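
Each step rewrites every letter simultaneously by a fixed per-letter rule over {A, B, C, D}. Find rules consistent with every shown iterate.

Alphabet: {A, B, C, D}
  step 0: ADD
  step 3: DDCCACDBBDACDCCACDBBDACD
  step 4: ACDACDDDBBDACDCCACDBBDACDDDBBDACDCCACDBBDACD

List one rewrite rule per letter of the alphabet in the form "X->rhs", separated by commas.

A->BB, B->C, C->D, D->ACD

  step 3 ⇒ step 4: DDCCACDBBDACDCCACDBBDACD ⇒ ACD·ACD·D·D·BB·D·ACD·C·C·ACD·BB·D·ACD·D·D·BB·D·ACD·C·C·ACD·BB·D·ACD
    A ↦ BB
    B ↦ C
    C ↦ D
    D ↦ ACD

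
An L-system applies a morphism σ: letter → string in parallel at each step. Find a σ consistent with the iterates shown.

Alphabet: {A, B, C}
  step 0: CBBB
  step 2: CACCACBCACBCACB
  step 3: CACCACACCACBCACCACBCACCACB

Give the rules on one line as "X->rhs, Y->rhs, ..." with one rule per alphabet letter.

A->C, B->CB, C->CA

  step 2 ⇒ step 3: CACCACBCACBCACB ⇒ CA·C·CA·CA·C·CA·CB·CA·C·CA·CB·CA·C·CA·CB
    A ↦ C
    B ↦ CB
    C ↦ CA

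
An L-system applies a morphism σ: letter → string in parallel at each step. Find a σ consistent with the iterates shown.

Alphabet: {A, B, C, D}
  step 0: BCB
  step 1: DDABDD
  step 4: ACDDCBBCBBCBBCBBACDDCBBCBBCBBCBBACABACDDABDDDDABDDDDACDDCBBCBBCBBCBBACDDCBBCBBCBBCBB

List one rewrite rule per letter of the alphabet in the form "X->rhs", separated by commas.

  step 0 ⇒ step 1: BCB ⇒ DD·AB·DD
    B ↦ DD
    C ↦ AB
    A ↦ AC  (constrained at step 1)
    D ↦ CBB  (constrained at step 1)

A->AC, B->DD, C->AB, D->CBB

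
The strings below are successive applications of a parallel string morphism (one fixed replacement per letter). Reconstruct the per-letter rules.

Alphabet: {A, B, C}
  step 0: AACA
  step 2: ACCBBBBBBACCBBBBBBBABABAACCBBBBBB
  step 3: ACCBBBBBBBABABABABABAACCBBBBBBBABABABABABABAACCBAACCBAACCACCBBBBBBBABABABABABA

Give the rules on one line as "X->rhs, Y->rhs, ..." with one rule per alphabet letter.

  step 2 ⇒ step 3: ACCBBBBBBACCBBBBBBBABABAACCBBBBBB ⇒ ACC·BBB·BBB·BA·BA·BA·BA·BA·BA·ACC·BBB·BBB·BA·BA·BA·BA·BA·BA·BA·ACC·BA·ACC·BA·ACC·ACC·BBB·BBB·BA·BA·BA·BA·BA·BA
    A ↦ ACC
    B ↦ BA
    C ↦ BBB

A->ACC, B->BA, C->BBB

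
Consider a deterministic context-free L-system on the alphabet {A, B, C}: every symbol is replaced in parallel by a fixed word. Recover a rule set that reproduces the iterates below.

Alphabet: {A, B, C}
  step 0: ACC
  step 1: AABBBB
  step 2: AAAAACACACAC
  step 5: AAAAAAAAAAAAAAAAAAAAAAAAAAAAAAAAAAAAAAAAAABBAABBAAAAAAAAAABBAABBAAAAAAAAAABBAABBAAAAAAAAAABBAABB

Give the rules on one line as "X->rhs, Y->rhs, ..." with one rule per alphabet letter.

  step 1 ⇒ step 2: AABBBB ⇒ AA·AA·AC·AC·AC·AC
    A ↦ AA
    B ↦ AC
  step 0 ⇒ step 1: ACC ⇒ AA·BB·BB
    C ↦ BB

A->AA, B->AC, C->BB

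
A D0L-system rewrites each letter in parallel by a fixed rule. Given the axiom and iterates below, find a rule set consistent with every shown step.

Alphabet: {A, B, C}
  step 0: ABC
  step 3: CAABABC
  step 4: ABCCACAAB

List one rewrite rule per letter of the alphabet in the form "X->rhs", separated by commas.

A->C, B->A, C->AB

  step 3 ⇒ step 4: CAABABC ⇒ AB·C·C·A·C·A·AB
    A ↦ C
    B ↦ A
    C ↦ AB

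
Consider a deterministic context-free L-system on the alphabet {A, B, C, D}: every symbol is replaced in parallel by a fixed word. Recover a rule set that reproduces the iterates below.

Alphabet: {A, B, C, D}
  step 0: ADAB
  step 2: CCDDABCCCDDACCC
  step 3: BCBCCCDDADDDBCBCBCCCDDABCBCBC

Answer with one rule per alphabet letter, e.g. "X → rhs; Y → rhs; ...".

  step 2 ⇒ step 3: CCDDABCCCDDACCC ⇒ BC·BC·C·C·DDA·DDD·BC·BC·BC·C·C·DDA·BC·BC·BC
    A ↦ DDA
    B ↦ DDD
    C ↦ BC
    D ↦ C

A->DDA, B->DDD, C->BC, D->C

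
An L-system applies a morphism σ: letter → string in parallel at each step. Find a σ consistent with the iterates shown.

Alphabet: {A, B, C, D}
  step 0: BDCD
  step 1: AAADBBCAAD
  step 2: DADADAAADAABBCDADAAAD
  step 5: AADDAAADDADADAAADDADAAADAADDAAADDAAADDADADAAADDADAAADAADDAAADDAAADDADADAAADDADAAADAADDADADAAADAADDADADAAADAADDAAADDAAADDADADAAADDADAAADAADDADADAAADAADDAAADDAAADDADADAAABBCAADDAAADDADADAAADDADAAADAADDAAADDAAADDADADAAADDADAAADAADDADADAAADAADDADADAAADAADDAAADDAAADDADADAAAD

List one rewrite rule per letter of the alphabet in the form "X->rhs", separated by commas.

A->DA, B->A, C->BBC, D->AAD

  step 1 ⇒ step 2: AAADBBCAAD ⇒ DA·DA·DA·AAD·A·A·BBC·DA·DA·AAD
    A ↦ DA
    B ↦ A
    C ↦ BBC
    D ↦ AAD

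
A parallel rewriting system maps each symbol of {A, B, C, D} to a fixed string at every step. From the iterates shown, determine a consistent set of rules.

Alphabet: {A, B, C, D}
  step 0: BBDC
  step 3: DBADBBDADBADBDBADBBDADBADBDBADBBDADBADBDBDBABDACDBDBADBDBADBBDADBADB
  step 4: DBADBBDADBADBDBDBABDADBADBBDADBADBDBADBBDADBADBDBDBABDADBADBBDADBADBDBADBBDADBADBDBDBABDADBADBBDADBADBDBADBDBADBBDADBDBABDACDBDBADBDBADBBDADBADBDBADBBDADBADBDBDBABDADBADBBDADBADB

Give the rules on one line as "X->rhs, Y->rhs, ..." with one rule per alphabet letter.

  step 3 ⇒ step 4: DBADBBDADBADBDBADBBDADBADBDBADBBDADBADBDBDBABDACDBDBADBDBADBBDADBADB ⇒ DBA·DB·BDA·DBA·DB·DB·DBA·BDA·DBA·DB·BDA·DBA·DB·DBA·DB·BDA·DBA·DB·DB·DBA·BDA·DBA·DB·BDA·DBA·DB·DBA·DB·BDA·DBA·DB·DB·DBA·BDA·DBA·DB·BDA·DBA·DB·DBA·DB·DBA·DB·BDA·DB·DBA·BDA·CDB·DBA·DB·DBA·DB·BDA·DBA·DB·DBA·DB·BDA·DBA·DB·DB·DBA·BDA·DBA·DB·BDA·DBA·DB
    A ↦ BDA
    B ↦ DB
    C ↦ CDB
    D ↦ DBA

A->BDA, B->DB, C->CDB, D->DBA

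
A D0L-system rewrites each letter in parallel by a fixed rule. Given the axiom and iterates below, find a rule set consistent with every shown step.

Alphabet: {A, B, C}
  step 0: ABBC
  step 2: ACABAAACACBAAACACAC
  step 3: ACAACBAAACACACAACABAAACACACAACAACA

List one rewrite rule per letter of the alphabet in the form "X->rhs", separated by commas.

  step 2 ⇒ step 3: ACABAAACACBAAACACAC ⇒ AC·A·AC·BAA·AC·AC·AC·A·AC·A·BAA·AC·AC·AC·A·AC·A·AC·A
    A ↦ AC
    B ↦ BAA
    C ↦ A

A->AC, B->BAA, C->A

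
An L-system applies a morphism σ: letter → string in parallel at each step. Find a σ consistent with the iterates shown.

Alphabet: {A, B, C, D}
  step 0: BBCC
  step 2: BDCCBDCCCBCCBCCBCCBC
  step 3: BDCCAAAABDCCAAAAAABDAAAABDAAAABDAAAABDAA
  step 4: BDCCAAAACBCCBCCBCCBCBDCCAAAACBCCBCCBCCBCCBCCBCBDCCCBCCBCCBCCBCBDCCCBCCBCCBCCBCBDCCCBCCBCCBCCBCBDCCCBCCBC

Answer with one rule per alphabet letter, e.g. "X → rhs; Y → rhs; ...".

A->CBC, B->BD, C->AA, D->CC

  step 3 ⇒ step 4: BDCCAAAABDCCAAAAAABDAAAABDAAAABDAAAABDAA ⇒ BD·CC·AA·AA·CBC·CBC·CBC·CBC·BD·CC·AA·AA·CBC·CBC·CBC·CBC·CBC·CBC·BD·CC·CBC·CBC·CBC·CBC·BD·CC·CBC·CBC·CBC·CBC·BD·CC·CBC·CBC·CBC·CBC·BD·CC·CBC·CBC
    A ↦ CBC
    B ↦ BD
    C ↦ AA
    D ↦ CC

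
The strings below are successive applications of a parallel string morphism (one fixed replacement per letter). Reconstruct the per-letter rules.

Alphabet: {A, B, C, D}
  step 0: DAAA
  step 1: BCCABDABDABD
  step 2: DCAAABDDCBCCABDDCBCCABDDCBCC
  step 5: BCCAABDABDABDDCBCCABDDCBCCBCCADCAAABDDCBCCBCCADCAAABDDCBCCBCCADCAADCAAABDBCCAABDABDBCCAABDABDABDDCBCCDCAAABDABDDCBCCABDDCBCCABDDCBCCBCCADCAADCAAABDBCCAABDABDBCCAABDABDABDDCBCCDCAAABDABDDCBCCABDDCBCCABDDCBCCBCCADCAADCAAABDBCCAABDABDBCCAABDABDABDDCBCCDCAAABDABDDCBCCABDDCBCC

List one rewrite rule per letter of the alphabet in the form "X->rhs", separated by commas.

  step 1 ⇒ step 2: BCCABDABDABD ⇒ DC·A·A·ABD·DC·BCC·ABD·DC·BCC·ABD·DC·BCC
    A ↦ ABD
    B ↦ DC
    C ↦ A
    D ↦ BCC

A->ABD, B->DC, C->A, D->BCC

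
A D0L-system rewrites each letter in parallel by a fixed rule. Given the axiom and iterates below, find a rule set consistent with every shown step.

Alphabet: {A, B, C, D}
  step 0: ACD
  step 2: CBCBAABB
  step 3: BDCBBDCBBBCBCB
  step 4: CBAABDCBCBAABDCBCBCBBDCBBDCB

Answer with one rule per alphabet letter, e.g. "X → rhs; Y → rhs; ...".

A->B, B->CB, C->BD, D->AA

  step 3 ⇒ step 4: BDCBBDCBBBCBCB ⇒ CB·AA·BD·CB·CB·AA·BD·CB·CB·CB·BD·CB·BD·CB
    B ↦ CB
    C ↦ BD
    D ↦ AA
  step 2 ⇒ step 3: CBCBAABB ⇒ BD·CB·BD·CB·B·B·CB·CB
    A ↦ B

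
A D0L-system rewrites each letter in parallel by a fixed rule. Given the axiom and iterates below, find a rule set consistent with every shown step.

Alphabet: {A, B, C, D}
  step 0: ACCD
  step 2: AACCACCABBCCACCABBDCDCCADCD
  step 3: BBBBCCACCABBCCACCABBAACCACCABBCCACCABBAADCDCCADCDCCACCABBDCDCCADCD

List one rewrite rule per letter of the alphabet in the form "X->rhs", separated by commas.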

> _Brief_
How many lines of the material hold the string "reproduces"? Answer with the number only.

> _Response_
2